[Saved entries]
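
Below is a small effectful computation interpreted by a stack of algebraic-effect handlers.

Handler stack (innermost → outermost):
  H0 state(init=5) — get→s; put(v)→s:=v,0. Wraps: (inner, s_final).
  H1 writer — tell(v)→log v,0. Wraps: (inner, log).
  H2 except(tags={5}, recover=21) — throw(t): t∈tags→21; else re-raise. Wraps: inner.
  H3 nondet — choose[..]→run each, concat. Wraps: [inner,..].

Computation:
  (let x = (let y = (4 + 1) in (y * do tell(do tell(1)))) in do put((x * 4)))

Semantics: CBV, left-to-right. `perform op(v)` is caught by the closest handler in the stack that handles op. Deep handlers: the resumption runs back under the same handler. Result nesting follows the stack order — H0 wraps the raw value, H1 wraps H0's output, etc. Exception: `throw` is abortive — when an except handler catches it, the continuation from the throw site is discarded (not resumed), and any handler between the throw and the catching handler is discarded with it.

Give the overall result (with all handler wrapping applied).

Step-by-step:
tell(1) @ H1 ⇒ log+=1
tell(0) @ H1 ⇒ log+=0
put(0) @ H0 ⇒ s:=0
H0 returns (0, 0)
H1 returns ((0, 0), (1, 0))
H2 returns ((0, 0), (1, 0))
H3 returns [((0, 0), (1, 0))]
= [((0, 0), (1, 0))]

Answer: [((0, 0), (1, 0))]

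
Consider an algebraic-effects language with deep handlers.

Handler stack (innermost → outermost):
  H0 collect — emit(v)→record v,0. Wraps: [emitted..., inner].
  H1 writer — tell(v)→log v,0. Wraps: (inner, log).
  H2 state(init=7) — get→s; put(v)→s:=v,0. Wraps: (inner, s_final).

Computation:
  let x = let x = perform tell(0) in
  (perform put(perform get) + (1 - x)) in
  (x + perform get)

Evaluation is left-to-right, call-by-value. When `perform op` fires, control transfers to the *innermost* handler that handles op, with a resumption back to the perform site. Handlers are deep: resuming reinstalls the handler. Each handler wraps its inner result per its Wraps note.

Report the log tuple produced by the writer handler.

Answer: (0)

Step-by-step:
tell(0) @ H1 ⇒ log+=0
get @ H2 ⇒ 7
put(7) @ H2 ⇒ s:=7
get @ H2 ⇒ 7
H0 returns [8]
H1 returns ([8], (0))
H2 returns (([8], (0)), 7)
= (([8], (0)), 7)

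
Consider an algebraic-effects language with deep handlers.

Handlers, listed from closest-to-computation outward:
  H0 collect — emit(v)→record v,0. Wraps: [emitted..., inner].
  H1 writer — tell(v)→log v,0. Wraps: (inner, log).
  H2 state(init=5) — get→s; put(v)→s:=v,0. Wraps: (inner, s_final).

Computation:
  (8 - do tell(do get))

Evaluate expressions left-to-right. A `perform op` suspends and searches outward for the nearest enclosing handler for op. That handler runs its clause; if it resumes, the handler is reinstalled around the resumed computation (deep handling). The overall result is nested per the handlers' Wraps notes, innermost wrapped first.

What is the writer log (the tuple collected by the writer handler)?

Working:
get @ H2 ⇒ 5
tell(5) @ H1 ⇒ log+=5
H0 returns [8]
H1 returns ([8], (5))
H2 returns (([8], (5)), 5)
= (([8], (5)), 5)

Answer: (5)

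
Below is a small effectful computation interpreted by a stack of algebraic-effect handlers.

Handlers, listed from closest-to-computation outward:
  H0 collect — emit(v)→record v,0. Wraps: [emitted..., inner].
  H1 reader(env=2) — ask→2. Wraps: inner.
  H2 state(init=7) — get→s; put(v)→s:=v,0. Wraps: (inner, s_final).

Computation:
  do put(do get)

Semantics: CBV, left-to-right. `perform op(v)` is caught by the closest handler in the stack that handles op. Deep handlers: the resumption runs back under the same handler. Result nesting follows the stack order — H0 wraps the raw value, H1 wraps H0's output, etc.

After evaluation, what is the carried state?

Evaluation trace:
get @ H2 ⇒ 7
put(7) @ H2 ⇒ s:=7
H0 returns [0]
H1 returns [0]
H2 returns ([0], 7)
= ([0], 7)

Answer: 7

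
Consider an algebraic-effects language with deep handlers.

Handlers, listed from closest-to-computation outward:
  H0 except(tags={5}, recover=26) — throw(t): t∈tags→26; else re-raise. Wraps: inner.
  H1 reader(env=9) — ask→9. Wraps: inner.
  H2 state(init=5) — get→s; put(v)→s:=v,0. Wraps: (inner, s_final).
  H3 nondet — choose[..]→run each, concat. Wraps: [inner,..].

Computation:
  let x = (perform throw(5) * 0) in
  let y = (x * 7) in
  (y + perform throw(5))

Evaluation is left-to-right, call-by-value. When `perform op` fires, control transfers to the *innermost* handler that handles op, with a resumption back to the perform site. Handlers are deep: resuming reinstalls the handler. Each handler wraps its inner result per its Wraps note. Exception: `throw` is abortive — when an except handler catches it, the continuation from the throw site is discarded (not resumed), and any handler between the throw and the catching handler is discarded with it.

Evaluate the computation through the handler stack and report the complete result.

Answer: [(26, 5)]

Evaluation trace:
throw(5) @ H0 caught ⇒ 26
H1 returns 26
H2 returns (26, 5)
H3 returns [(26, 5)]
= [(26, 5)]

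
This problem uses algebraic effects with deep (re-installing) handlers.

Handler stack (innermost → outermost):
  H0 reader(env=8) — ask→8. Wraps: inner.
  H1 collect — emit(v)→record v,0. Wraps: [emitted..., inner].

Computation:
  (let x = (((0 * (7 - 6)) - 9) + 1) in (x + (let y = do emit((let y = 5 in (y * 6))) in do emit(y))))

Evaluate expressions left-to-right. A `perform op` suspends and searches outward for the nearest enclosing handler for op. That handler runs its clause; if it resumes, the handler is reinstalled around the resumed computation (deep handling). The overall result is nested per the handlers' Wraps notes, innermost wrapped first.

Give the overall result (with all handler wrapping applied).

Working:
emit(30) @ H1 ⇒ out+=30
emit(0) @ H1 ⇒ out+=0
H0 returns -8
H1 returns [30, 0, -8]
= [30, 0, -8]

Answer: [30, 0, -8]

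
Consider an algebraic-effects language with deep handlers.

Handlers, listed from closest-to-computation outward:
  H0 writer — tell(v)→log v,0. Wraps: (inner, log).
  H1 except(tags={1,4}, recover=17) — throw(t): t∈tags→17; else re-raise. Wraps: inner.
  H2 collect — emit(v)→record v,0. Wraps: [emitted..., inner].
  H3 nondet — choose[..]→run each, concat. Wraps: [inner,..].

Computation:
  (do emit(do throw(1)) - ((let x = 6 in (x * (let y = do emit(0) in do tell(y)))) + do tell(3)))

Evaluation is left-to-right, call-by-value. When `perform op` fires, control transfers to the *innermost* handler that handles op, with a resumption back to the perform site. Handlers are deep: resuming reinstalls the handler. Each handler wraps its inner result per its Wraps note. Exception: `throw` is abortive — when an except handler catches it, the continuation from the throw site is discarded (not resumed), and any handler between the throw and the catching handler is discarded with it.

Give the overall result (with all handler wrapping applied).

Answer: [[17]]

Evaluation trace:
throw(1) @ H1 caught ⇒ 17
H2 returns [17]
H3 returns [[17]]
= [[17]]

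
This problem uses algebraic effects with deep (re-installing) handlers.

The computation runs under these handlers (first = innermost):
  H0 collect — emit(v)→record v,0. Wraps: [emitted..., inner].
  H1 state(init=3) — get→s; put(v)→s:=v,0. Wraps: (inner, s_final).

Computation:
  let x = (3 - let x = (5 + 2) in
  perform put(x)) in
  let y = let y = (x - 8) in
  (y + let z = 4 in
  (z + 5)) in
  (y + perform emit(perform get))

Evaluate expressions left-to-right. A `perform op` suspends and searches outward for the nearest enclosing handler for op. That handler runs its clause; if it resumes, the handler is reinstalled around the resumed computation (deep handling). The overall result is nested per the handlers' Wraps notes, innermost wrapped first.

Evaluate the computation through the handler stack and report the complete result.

Answer: ([7, 4], 7)

Working:
put(7) @ H1 ⇒ s:=7
get @ H1 ⇒ 7
emit(7) @ H0 ⇒ out+=7
H0 returns [7, 4]
H1 returns ([7, 4], 7)
= ([7, 4], 7)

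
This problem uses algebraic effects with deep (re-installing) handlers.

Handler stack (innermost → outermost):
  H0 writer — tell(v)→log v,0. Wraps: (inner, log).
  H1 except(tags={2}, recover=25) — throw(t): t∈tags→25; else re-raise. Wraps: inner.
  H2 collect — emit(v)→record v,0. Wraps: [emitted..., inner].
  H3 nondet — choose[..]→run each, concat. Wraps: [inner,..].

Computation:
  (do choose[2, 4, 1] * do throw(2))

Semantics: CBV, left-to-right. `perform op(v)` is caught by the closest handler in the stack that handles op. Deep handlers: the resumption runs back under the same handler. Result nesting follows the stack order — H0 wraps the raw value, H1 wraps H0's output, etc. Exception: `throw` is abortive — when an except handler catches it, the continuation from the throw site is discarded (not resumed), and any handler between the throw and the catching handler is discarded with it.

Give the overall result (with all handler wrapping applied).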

▶ _TO DO_
In the entries above, find the line holding "After evaluation, what is the carried state?" and the line holding "(y + perform throw(5))"; print both of them and every line between, exactly, and nothing else.

▶ _TASK RESULT_
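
After evaluation, what is the carried state?

Evaluation trace:
get @ H2 ⇒ 7
put(7) @ H2 ⇒ s:=7
H0 returns [0]
H1 returns [0]
H2 returns ([0], 7)
= ([0], 7)

Answer: 7

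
Consider an algebraic-effects language with deep handlers.

Handlers, listed from closest-to-computation outward:
  H0 except(tags={5}, recover=26) — throw(t): t∈tags→26; else re-raise. Wraps: inner.
  H1 reader(env=9) — ask→9. Wraps: inner.
  H2 state(init=5) — get→s; put(v)→s:=v,0. Wraps: (inner, s_final).
  H3 nondet — choose[..]→run each, concat. Wraps: [inner,..].

Computation:
  let x = (perform throw(5) * 0) in
  let y = (x * 7) in
  (y + perform throw(5))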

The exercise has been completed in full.